-- Supplied data follows --

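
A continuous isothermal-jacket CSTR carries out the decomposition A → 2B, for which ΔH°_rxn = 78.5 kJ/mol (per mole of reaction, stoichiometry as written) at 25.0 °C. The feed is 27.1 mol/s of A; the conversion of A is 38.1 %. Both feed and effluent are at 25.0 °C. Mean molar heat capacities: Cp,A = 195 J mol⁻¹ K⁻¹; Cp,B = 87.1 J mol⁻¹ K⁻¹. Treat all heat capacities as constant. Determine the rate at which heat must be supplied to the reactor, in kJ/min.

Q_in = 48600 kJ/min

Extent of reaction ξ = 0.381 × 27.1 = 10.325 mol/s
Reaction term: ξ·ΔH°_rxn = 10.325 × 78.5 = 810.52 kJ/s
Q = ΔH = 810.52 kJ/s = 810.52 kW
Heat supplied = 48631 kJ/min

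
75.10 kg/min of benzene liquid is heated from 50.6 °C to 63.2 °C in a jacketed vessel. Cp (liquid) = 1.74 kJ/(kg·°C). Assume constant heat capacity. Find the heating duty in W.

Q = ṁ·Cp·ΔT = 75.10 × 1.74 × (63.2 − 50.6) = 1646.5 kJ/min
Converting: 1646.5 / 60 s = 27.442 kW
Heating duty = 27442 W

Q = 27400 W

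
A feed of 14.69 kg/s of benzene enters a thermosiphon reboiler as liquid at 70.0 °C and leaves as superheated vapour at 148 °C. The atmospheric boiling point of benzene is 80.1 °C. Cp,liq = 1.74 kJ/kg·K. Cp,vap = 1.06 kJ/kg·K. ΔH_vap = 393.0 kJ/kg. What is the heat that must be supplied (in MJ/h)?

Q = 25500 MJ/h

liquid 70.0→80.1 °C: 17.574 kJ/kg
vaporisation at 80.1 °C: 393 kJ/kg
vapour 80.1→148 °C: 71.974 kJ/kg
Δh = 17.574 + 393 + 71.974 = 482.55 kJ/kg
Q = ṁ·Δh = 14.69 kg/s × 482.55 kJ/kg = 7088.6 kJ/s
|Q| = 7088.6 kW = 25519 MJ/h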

-- Supplied data concluded --

Your assignment =
Please write out the lines that run from the one with "A feed of 14.69" to the end of the records, both included, exactly as they appear.

Exercise response =
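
A feed of 14.69 kg/s of benzene enters a thermosiphon reboiler as liquid at 70.0 °C and leaves as superheated vapour at 148 °C. The atmospheric boiling point of benzene is 80.1 °C. Cp,liq = 1.74 kJ/kg·K. Cp,vap = 1.06 kJ/kg·K. ΔH_vap = 393.0 kJ/kg. What is the heat that must be supplied (in MJ/h)?

Q = 25500 MJ/h

liquid 70.0→80.1 °C: 17.574 kJ/kg
vaporisation at 80.1 °C: 393 kJ/kg
vapour 80.1→148 °C: 71.974 kJ/kg
Δh = 17.574 + 393 + 71.974 = 482.55 kJ/kg
Q = ṁ·Δh = 14.69 kg/s × 482.55 kJ/kg = 7088.6 kJ/s
|Q| = 7088.6 kW = 25519 MJ/h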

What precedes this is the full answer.